Restate the opening lines of the material below word for word, stopping after the line that contains "133 | 14070 |".
Entries supplied below:
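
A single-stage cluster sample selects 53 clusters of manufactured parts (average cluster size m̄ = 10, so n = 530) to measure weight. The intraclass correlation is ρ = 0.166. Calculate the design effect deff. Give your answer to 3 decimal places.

deff = 1 + (10 − 1)·0.166 = 1 + 1.494 = 2.494.

2.494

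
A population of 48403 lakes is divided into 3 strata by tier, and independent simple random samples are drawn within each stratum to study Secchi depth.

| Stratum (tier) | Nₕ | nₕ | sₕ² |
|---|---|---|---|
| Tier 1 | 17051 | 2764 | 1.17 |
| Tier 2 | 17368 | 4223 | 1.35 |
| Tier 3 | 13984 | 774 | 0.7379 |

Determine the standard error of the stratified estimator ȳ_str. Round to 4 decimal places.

Var(ȳ_str) = Σₕ Wₕ²(1 − fₕ)sₕ²/nₕ with Wₕ = Nₕ/N, N = 48403.
Tier 1: Wₕ = 0.35227155; term = 0.35227155²·(1 − 0.16210193)·1.17/2764 = 4.4014337 × 10^-5.
Tier 2: Wₕ = 0.35882073; term = 0.35882073²·(1 − 0.24314832)·1.35/4223 = 3.1151469 × 10^-5.
Tier 3: Wₕ = 0.28890771; term = 0.28890771²·(1 − 0.05534897)·0.7379/774 = 7.5170289 × 10^-5.
Sum = 1.503361 × 10^-4.
SE = √(1.503361 × 10^-4) = 0.0123.

0.0123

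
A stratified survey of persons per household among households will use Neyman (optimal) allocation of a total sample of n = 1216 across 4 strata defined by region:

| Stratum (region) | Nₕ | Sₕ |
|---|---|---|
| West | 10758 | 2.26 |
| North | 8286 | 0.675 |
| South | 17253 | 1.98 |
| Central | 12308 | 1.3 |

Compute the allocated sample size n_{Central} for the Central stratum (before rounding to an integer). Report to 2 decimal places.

243.00

Neyman allocation: nₕ = n·NₕSₕ / Σⱼ NⱼSⱼ.
Σ NⱼSⱼ = 10758·2.26 + 8286·0.675 + 17253·1.98 + 12308·1.3 = 80067.47.
n_{Central} = 1216·12308·1.3 / 80067.47 = 243.00.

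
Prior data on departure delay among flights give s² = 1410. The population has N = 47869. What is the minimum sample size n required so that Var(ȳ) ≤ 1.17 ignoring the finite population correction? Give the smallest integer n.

1206

Without fpc, n₀ = s²/D = 1410/1.17 = 1205.1282.
Rounding up, n = 1206.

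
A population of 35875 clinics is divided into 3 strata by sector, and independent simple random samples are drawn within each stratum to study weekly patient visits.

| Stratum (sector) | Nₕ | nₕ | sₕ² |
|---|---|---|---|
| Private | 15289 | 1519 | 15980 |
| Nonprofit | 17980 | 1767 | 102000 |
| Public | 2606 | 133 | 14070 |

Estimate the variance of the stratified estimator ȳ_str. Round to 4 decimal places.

15.3253

Var(ȳ_str) = Σₕ Wₕ²(1 − fₕ)sₕ²/nₕ with Wₕ = Nₕ/N, N = 35875.
Private: Wₕ = 0.42617422; term = 0.42617422²·(1 − 0.09935248)·15980/1519 = 1.7208706.
Nonprofit: Wₕ = 0.50118467; term = 0.50118467²·(1 − 0.09827586)·102000/1767 = 13.074734.
Public: Wₕ = 0.07264111; term = 0.07264111²·(1 − 0.05103607)·14070/133 = 0.52973317.
Sum = 15.325338.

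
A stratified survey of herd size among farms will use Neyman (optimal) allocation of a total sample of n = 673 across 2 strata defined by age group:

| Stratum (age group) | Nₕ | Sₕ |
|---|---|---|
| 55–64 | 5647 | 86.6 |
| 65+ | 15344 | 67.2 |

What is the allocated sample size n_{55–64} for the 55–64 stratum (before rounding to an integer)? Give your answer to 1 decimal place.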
End of Entries supplied.
**Output of the exercise:**
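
A single-stage cluster sample selects 53 clusters of manufactured parts (average cluster size m̄ = 10, so n = 530) to measure weight. The intraclass correlation is ρ = 0.166. Calculate the design effect deff. Give your answer to 3 decimal places.

deff = 1 + (10 − 1)·0.166 = 1 + 1.494 = 2.494.

2.494

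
A population of 48403 lakes is divided into 3 strata by tier, and independent simple random samples are drawn within each stratum to study Secchi depth.

| Stratum (tier) | Nₕ | nₕ | sₕ² |
|---|---|---|---|
| Tier 1 | 17051 | 2764 | 1.17 |
| Tier 2 | 17368 | 4223 | 1.35 |
| Tier 3 | 13984 | 774 | 0.7379 |

Determine the standard error of the stratified estimator ȳ_str. Round to 4 decimal places.

Var(ȳ_str) = Σₕ Wₕ²(1 − fₕ)sₕ²/nₕ with Wₕ = Nₕ/N, N = 48403.
Tier 1: Wₕ = 0.35227155; term = 0.35227155²·(1 − 0.16210193)·1.17/2764 = 4.4014337 × 10^-5.
Tier 2: Wₕ = 0.35882073; term = 0.35882073²·(1 − 0.24314832)·1.35/4223 = 3.1151469 × 10^-5.
Tier 3: Wₕ = 0.28890771; term = 0.28890771²·(1 − 0.05534897)·0.7379/774 = 7.5170289 × 10^-5.
Sum = 1.503361 × 10^-4.
SE = √(1.503361 × 10^-4) = 0.0123.

0.0123

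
A stratified survey of persons per household among households will use Neyman (optimal) allocation of a total sample of n = 1216 across 4 strata defined by region:

| Stratum (region) | Nₕ | Sₕ |
|---|---|---|
| West | 10758 | 2.26 |
| North | 8286 | 0.675 |
| South | 17253 | 1.98 |
| Central | 12308 | 1.3 |

Compute the allocated sample size n_{Central} for the Central stratum (before rounding to an integer). Report to 2 decimal places.

243.00

Neyman allocation: nₕ = n·NₕSₕ / Σⱼ NⱼSⱼ.
Σ NⱼSⱼ = 10758·2.26 + 8286·0.675 + 17253·1.98 + 12308·1.3 = 80067.47.
n_{Central} = 1216·12308·1.3 / 80067.47 = 243.00.

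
Prior data on departure delay among flights give s² = 1410. The population has N = 47869. What is the minimum sample size n required so that Var(ȳ) ≤ 1.17 ignoring the finite population correction? Give the smallest integer n.

1206

Without fpc, n₀ = s²/D = 1410/1.17 = 1205.1282.
Rounding up, n = 1206.

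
A population of 35875 clinics is divided into 3 strata by sector, and independent simple random samples are drawn within each stratum to study weekly patient visits.

| Stratum (sector) | Nₕ | nₕ | sₕ² |
|---|---|---|---|
| Private | 15289 | 1519 | 15980 |
| Nonprofit | 17980 | 1767 | 102000 |
| Public | 2606 | 133 | 14070 |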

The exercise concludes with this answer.